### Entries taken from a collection
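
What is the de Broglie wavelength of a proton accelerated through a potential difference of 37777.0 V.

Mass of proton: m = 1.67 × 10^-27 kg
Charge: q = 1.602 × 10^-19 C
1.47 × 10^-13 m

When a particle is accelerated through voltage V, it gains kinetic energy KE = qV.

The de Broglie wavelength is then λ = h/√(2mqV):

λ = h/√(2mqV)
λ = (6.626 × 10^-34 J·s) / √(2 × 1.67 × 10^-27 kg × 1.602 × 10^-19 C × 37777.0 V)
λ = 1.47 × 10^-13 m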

### WORK INSTRUCTIONS
Transcribe each line above exactly; skip none.

### EXPECTED ANSWER
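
What is the de Broglie wavelength of a proton accelerated through a potential difference of 37777.0 V.

Mass of proton: m = 1.67 × 10^-27 kg
Charge: q = 1.602 × 10^-19 C
1.47 × 10^-13 m

When a particle is accelerated through voltage V, it gains kinetic energy KE = qV.

The de Broglie wavelength is then λ = h/√(2mqV):

λ = h/√(2mqV)
λ = (6.626 × 10^-34 J·s) / √(2 × 1.67 × 10^-27 kg × 1.602 × 10^-19 C × 37777.0 V)
λ = 1.47 × 10^-13 m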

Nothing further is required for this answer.